About this exercise:
With every mark kept, transcribe all of the records.

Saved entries
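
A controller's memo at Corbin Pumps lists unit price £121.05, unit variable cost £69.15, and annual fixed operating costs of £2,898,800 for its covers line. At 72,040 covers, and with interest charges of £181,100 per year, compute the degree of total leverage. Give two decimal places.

At 72,040 units, contribution = 72,040 × £51.90 = £3,738,876.00.
Subtracting fixed costs: EBIT = £3,738,876.00 − £2,898,800 = £840,076.00. Interest = £181,100.00.
DOL = £3,738,876.00 ÷ £840,076.00 = 4.4506; DFL = £840,076.00 ÷ £658,976.00 = 1.2748.
DCL = DOL × DFL = 4.4506 × 1.2748 = 5.6736.

5.67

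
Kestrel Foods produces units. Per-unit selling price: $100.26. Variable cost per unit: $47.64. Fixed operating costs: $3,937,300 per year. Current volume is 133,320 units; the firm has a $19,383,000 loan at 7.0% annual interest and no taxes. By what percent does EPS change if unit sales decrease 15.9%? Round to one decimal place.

Total contribution margin = 133,320 × $52.62 = $7,015,298.40.
Subtracting fixed costs: EBIT = $7,015,298.40 − $3,937,300 = $3,077,998.40.
After interest of $1,356,810.00, pre-tax earnings = $1,721,188.40.
DCL = total CM / (EBIT − I) = $7,015,298.40 / $1,721,188.40 = 4.0758.
%ΔEPS = DCL × %ΔSales = 4.0758 × -15.9% = -64.8%.

-64.8%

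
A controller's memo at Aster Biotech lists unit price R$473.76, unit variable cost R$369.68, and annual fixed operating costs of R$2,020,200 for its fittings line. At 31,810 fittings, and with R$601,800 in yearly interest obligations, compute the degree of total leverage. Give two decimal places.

4.81

Contribution at this volume is 31,810 × R$104.08 = R$3,310,784.80.
Operating income = contribution − fixed costs = R$3,310,784.80 − R$2,020,200 = R$1,290,584.80. Interest = R$601,800.00, so EBIT − I = R$688,784.80.
Degree of total leverage = total CM / (EBIT − interest) = R$3,310,784.80 / R$688,784.80 = 4.8067.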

Reply:
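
A controller's memo at Corbin Pumps lists unit price £121.05, unit variable cost £69.15, and annual fixed operating costs of £2,898,800 for its covers line. At 72,040 covers, and with interest charges of £181,100 per year, compute the degree of total leverage. Give two decimal places.

At 72,040 units, contribution = 72,040 × £51.90 = £3,738,876.00.
Subtracting fixed costs: EBIT = £3,738,876.00 − £2,898,800 = £840,076.00. Interest = £181,100.00.
DOL = £3,738,876.00 ÷ £840,076.00 = 4.4506; DFL = £840,076.00 ÷ £658,976.00 = 1.2748.
DCL = DOL × DFL = 4.4506 × 1.2748 = 5.6736.

5.67

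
Kestrel Foods produces units. Per-unit selling price: $100.26. Variable cost per unit: $47.64. Fixed operating costs: $3,937,300 per year. Current volume is 133,320 units; the firm has a $19,383,000 loan at 7.0% annual interest and no taxes. By what percent does EPS change if unit sales decrease 15.9%? Round to one decimal place.

Total contribution margin = 133,320 × $52.62 = $7,015,298.40.
Subtracting fixed costs: EBIT = $7,015,298.40 − $3,937,300 = $3,077,998.40.
After interest of $1,356,810.00, pre-tax earnings = $1,721,188.40.
DCL = total CM / (EBIT − I) = $7,015,298.40 / $1,721,188.40 = 4.0758.
%ΔEPS = DCL × %ΔSales = 4.0758 × -15.9% = -64.8%.

-64.8%

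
A controller's memo at Aster Biotech lists unit price R$473.76, unit variable cost R$369.68, and annual fixed operating costs of R$2,020,200 for its fittings line. At 31,810 fittings, and with R$601,800 in yearly interest obligations, compute the degree of total leverage. Give two decimal places.

4.81

Contribution at this volume is 31,810 × R$104.08 = R$3,310,784.80.
Operating income = contribution − fixed costs = R$3,310,784.80 − R$2,020,200 = R$1,290,584.80. Interest = R$601,800.00, so EBIT − I = R$688,784.80.
Degree of total leverage = total CM / (EBIT − interest) = R$3,310,784.80 / R$688,784.80 = 4.8067.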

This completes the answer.